Segment Open
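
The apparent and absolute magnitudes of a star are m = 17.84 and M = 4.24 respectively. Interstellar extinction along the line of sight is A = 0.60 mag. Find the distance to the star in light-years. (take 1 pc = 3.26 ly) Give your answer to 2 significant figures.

d ≈ 13000 ly

m − M = 5 log₁₀(d/10 pc) + A  ⇒  17.84 − (4.24) − 0.60 = 5 log₁₀(d/10)
13.000 = 5 log₁₀(d/10)
log₁₀ d = (m − M − A)/5 + 1 = 3.6000
d = 10^3.6000 = 3981 pc
= 12980 ly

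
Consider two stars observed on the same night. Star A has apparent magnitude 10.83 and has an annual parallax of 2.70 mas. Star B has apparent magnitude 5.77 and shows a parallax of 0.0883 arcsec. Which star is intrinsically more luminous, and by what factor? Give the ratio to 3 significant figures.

Star A: p = 2.70 mas = 2.70×10^-3″ → d = 1/p = 370.4 pc
Star A: M = m − 5 log₁₀ d + 5 = 10.83 − 5·2.5686 + 5 = 2.987
Star B: d = 1/p = 1/0.0883″ = 11.33 pc
Star B: M = m − 5 log₁₀ d + 5 = 5.77 − 5·1.0540 + 5 = 5.500
ΔM = M_A − M_B = 2.987 − (5.500) = -2.513; smaller M is more luminous → Star A.
L ratio = 10^(0.4 |ΔM|) = 10^1.005 = 10.12

Star A is more luminous, by a factor of 10.1.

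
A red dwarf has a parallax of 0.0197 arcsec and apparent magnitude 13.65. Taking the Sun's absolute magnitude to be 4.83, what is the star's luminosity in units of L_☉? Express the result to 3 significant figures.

d = 1/p = 1/0.0197″ = 50.76 pc
M = m − 5 log₁₀ d + 5 = 13.65 − 5·1.7055 + 5 = 10.122
M − M_☉ = 10.122 − 4.83 = 5.292
L/L_☉ = 10^(−0.4 × 5.292) = 7.640×10^-3

L/L_☉ ≈ 7.64×10^-3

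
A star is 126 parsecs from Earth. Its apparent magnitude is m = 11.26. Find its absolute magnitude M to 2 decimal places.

5 log₁₀(d/10 pc) = 5 log₁₀(126.0) − 5 = 5.502
M = m − 5 log₁₀(d/10) = 11.26 − 5.502 = 5.758

M ≈ 5.76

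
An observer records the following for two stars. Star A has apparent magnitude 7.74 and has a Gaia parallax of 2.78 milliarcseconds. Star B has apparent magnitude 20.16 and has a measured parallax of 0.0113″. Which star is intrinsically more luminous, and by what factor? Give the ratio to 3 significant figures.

Star A: p = 2.78 mas = 2.78×10^-3″ → d = 1/p = 359.7 pc
Star A: M = m − 5 log₁₀ d + 5 = 7.74 − 5·2.5560 + 5 = -0.040
Star B: d = 1/p = 1/0.0113″ = 88.50 pc
Star B: M = m − 5 log₁₀ d + 5 = 20.16 − 5·1.9469 + 5 = 15.425
ΔM = M_A − M_B = -0.040 − (15.425) = -15.465; smaller M is more luminous → Star A.
L ratio = 10^(0.4 |ΔM|) = 10^6.186 = 1.535×10^6

Star A is more luminous, by a factor of 1.53×10^6.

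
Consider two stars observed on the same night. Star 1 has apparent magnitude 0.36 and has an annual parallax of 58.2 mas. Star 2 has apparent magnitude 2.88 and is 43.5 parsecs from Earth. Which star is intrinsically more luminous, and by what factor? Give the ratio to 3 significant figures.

Star 1 is more luminous, by a factor of 1.59.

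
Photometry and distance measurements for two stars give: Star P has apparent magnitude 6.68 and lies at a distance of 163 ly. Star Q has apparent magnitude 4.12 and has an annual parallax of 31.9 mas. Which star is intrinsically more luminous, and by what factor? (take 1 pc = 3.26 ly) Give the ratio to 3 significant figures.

Star P: d = 163 ly / 3.26 = 50.00 pc
Star P: M = m − 5 log₁₀ d + 5 = 6.68 − 5·1.6990 + 5 = 3.185
Star Q: p = 31.9 mas = 0.0319″ → d = 1/p = 31.35 pc
Star Q: M = m − 5 log₁₀ d + 5 = 4.12 − 5·1.4962 + 5 = 1.639
ΔM = M_P − M_Q = 3.185 − (1.639) = 1.546; smaller M is more luminous → Star Q.
L ratio = 10^(0.4 |ΔM|) = 10^0.618 = 4.154

Star Q is more luminous, by a factor of 4.15.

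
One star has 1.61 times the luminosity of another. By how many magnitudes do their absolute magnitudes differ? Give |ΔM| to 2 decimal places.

Pogson: ΔM = −2.5 log₁₀(ratio) = −2.5 log₁₀(1.61) = −2.5 × 0.2068 = -0.517

|ΔM| ≈ 0.52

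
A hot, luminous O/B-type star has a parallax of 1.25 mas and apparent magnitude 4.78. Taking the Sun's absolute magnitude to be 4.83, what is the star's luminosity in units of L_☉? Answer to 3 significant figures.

d = 1/p = 1000/1.25 mas = 800.0 pc
M = m − 5 log₁₀ d + 5 = 4.78 − 5·2.9031 + 5 = -4.735
M − M_☉ = -4.735 − 4.83 = -9.565
L/L_☉ = 10^(−0.4 × -9.565) = 6702

L/L_☉ ≈ 6700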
Segment Closed
TASK PROMPT » Retype every entry exactly as it stands.

ANSWER BOX »
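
The apparent and absolute magnitudes of a star are m = 17.84 and M = 4.24 respectively. Interstellar extinction along the line of sight is A = 0.60 mag. Find the distance to the star in light-years. (take 1 pc = 3.26 ly) Give your answer to 2 significant figures.

d ≈ 13000 ly

m − M = 5 log₁₀(d/10 pc) + A  ⇒  17.84 − (4.24) − 0.60 = 5 log₁₀(d/10)
13.000 = 5 log₁₀(d/10)
log₁₀ d = (m − M − A)/5 + 1 = 3.6000
d = 10^3.6000 = 3981 pc
= 12980 ly

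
Consider two stars observed on the same night. Star A has apparent magnitude 10.83 and has an annual parallax of 2.70 mas. Star B has apparent magnitude 5.77 and shows a parallax of 0.0883 arcsec. Which star is intrinsically more luminous, and by what factor? Give the ratio to 3 significant figures.

Star A: p = 2.70 mas = 2.70×10^-3″ → d = 1/p = 370.4 pc
Star A: M = m − 5 log₁₀ d + 5 = 10.83 − 5·2.5686 + 5 = 2.987
Star B: d = 1/p = 1/0.0883″ = 11.33 pc
Star B: M = m − 5 log₁₀ d + 5 = 5.77 − 5·1.0540 + 5 = 5.500
ΔM = M_A − M_B = 2.987 − (5.500) = -2.513; smaller M is more luminous → Star A.
L ratio = 10^(0.4 |ΔM|) = 10^1.005 = 10.12

Star A is more luminous, by a factor of 10.1.

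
A red dwarf has a parallax of 0.0197 arcsec and apparent magnitude 13.65. Taking the Sun's absolute magnitude to be 4.83, what is the star's luminosity in units of L_☉? Express the result to 3 significant figures.

d = 1/p = 1/0.0197″ = 50.76 pc
M = m − 5 log₁₀ d + 5 = 13.65 − 5·1.7055 + 5 = 10.122
M − M_☉ = 10.122 − 4.83 = 5.292
L/L_☉ = 10^(−0.4 × 5.292) = 7.640×10^-3

L/L_☉ ≈ 7.64×10^-3

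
A star is 126 parsecs from Earth. Its apparent magnitude is m = 11.26. Find its absolute magnitude M to 2 decimal places.

5 log₁₀(d/10 pc) = 5 log₁₀(126.0) − 5 = 5.502
M = m − 5 log₁₀(d/10) = 11.26 − 5.502 = 5.758

M ≈ 5.76

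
An observer records the following for two stars. Star A has apparent magnitude 7.74 and has a Gaia parallax of 2.78 milliarcseconds. Star B has apparent magnitude 20.16 and has a measured parallax of 0.0113″. Which star is intrinsically more luminous, and by what factor? Give the ratio to 3 significant figures.

Star A: p = 2.78 mas = 2.78×10^-3″ → d = 1/p = 359.7 pc
Star A: M = m − 5 log₁₀ d + 5 = 7.74 − 5·2.5560 + 5 = -0.040
Star B: d = 1/p = 1/0.0113″ = 88.50 pc
Star B: M = m − 5 log₁₀ d + 5 = 20.16 − 5·1.9469 + 5 = 15.425
ΔM = M_A − M_B = -0.040 − (15.425) = -15.465; smaller M is more luminous → Star A.
L ratio = 10^(0.4 |ΔM|) = 10^6.186 = 1.535×10^6

Star A is more luminous, by a factor of 1.53×10^6.

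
Consider two stars observed on the same night. Star 1 has apparent magnitude 0.36 and has an annual parallax of 58.2 mas. Star 2 has apparent magnitude 2.88 and is 43.5 parsecs from Earth. Which star is intrinsically more luminous, and by what factor? Give the ratio to 3 significant figures.

Star 1 is more luminous, by a factor of 1.59.

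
Photometry and distance measurements for two stars give: Star P has apparent magnitude 6.68 and lies at a distance of 163 ly. Star Q has apparent magnitude 4.12 and has an annual parallax of 31.9 mas. Which star is intrinsically more luminous, and by what factor? (take 1 pc = 3.26 ly) Give the ratio to 3 significant figures.

Star P: d = 163 ly / 3.26 = 50.00 pc
Star P: M = m − 5 log₁₀ d + 5 = 6.68 − 5·1.6990 + 5 = 3.185
Star Q: p = 31.9 mas = 0.0319″ → d = 1/p = 31.35 pc
Star Q: M = m − 5 log₁₀ d + 5 = 4.12 − 5·1.4962 + 5 = 1.639
ΔM = M_P − M_Q = 3.185 − (1.639) = 1.546; smaller M is more luminous → Star Q.
L ratio = 10^(0.4 |ΔM|) = 10^0.618 = 4.154

Star Q is more luminous, by a factor of 4.15.

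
One star has 1.61 times the luminosity of another. By how many magnitudes do their absolute magnitudes differ? Give |ΔM| to 2 decimal places.

Pogson: ΔM = −2.5 log₁₀(ratio) = −2.5 log₁₀(1.61) = −2.5 × 0.2068 = -0.517

|ΔM| ≈ 0.52

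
A hot, luminous O/B-type star has a parallax of 1.25 mas and apparent magnitude 4.78. Taking the Sun's absolute magnitude to be 4.83, what is the star's luminosity in units of L_☉? Answer to 3 significant figures.

d = 1/p = 1000/1.25 mas = 800.0 pc
M = m − 5 log₁₀ d + 5 = 4.78 − 5·2.9031 + 5 = -4.735
M − M_☉ = -4.735 − 4.83 = -9.565
L/L_☉ = 10^(−0.4 × -9.565) = 6702

L/L_☉ ≈ 6700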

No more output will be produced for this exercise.